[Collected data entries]
►

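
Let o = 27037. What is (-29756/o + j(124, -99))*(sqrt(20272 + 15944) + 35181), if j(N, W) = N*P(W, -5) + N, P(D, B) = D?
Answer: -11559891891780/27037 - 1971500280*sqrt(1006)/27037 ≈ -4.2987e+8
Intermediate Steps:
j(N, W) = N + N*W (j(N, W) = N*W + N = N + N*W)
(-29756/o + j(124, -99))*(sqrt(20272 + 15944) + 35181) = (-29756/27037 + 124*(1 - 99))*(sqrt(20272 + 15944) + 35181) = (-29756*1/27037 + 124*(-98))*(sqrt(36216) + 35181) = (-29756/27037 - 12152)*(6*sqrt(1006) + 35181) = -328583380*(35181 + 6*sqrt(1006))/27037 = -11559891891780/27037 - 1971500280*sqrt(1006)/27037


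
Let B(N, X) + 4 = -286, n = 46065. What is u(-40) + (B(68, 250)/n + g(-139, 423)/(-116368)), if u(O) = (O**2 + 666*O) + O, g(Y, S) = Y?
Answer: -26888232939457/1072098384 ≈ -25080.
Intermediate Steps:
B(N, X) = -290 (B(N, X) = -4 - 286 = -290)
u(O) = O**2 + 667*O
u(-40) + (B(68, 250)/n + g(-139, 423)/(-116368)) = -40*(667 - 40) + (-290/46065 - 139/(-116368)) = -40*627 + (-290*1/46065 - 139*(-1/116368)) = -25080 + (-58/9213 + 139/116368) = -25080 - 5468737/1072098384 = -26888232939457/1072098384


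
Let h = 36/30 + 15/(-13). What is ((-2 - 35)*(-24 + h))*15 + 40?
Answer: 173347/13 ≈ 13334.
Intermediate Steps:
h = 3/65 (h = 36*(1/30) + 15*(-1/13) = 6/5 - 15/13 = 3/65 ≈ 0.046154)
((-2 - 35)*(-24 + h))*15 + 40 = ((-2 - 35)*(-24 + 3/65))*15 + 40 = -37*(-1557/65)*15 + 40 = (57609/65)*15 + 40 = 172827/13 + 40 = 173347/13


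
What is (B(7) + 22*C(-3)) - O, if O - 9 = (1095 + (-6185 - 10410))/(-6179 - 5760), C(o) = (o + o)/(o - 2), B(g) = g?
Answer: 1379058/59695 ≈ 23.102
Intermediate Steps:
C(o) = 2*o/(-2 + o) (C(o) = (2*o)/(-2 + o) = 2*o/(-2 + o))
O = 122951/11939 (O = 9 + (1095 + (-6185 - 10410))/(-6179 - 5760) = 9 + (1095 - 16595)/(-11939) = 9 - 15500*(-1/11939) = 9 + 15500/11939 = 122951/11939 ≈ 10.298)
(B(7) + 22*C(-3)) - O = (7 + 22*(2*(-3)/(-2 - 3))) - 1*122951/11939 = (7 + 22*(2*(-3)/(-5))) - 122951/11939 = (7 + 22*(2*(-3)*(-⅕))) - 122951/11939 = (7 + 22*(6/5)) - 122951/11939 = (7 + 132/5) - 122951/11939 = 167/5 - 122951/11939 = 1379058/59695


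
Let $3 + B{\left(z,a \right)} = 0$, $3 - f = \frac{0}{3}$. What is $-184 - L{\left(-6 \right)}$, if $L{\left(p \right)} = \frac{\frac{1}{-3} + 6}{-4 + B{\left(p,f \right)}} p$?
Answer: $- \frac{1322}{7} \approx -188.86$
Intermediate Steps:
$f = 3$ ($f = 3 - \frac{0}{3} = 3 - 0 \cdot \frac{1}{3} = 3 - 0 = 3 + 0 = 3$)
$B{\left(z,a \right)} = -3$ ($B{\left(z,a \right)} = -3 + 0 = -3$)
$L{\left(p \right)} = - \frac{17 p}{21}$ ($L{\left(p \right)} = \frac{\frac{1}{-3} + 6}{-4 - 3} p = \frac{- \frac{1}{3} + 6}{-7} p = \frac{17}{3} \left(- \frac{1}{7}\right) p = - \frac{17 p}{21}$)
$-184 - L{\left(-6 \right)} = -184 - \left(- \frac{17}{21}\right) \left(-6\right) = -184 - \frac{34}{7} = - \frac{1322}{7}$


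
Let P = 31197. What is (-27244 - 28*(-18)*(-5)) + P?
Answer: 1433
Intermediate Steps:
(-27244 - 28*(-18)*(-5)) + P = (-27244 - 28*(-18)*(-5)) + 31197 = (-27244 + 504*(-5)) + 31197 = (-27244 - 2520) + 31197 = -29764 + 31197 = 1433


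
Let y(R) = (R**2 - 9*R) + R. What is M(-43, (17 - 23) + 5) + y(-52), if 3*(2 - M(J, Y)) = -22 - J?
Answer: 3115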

◄
►

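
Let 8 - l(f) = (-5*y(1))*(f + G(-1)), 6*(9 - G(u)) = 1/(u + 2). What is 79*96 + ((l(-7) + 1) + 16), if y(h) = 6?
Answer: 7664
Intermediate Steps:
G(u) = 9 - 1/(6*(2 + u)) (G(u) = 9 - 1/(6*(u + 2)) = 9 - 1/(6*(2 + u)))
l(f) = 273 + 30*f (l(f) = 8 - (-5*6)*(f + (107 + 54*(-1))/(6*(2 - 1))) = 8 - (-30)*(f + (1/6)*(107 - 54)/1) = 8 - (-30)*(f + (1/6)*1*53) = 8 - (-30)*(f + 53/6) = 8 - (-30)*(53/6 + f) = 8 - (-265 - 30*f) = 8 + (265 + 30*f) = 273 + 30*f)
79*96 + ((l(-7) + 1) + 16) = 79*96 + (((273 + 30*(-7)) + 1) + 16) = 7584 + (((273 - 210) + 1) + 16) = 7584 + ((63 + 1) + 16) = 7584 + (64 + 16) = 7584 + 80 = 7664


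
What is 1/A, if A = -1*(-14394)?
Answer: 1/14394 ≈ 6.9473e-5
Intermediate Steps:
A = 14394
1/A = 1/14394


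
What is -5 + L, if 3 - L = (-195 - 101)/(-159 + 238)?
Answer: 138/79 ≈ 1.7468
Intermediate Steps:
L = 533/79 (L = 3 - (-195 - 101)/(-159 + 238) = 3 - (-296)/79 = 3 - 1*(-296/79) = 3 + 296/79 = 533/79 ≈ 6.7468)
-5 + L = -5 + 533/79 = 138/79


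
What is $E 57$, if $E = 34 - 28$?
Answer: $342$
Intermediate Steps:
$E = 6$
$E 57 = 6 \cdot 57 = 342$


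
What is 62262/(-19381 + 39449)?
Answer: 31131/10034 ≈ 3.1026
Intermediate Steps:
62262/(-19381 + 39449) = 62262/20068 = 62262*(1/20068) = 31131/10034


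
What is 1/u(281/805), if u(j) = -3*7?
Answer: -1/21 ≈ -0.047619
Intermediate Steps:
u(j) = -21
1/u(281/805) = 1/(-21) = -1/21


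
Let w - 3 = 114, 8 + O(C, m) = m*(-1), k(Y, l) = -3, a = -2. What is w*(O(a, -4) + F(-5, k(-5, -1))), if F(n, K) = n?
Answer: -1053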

◄

[EXERCISE BRIEF]
Among the records above, repeat exactly the line with "Answer: -1/21 ≈ -0.047619", the line with "Answer: -1053", and every line in between, and only those.

[SOLUTION TO THE EXERCISE]
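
Answer: -1/21 ≈ -0.047619
Intermediate Steps:
u(j) = -21
1/u(281/805) = 1/(-21) = -1/21


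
Let w - 3 = 114, 8 + O(C, m) = m*(-1), k(Y, l) = -3, a = -2. What is w*(O(a, -4) + F(-5, k(-5, -1))), if F(n, K) = n?
Answer: -1053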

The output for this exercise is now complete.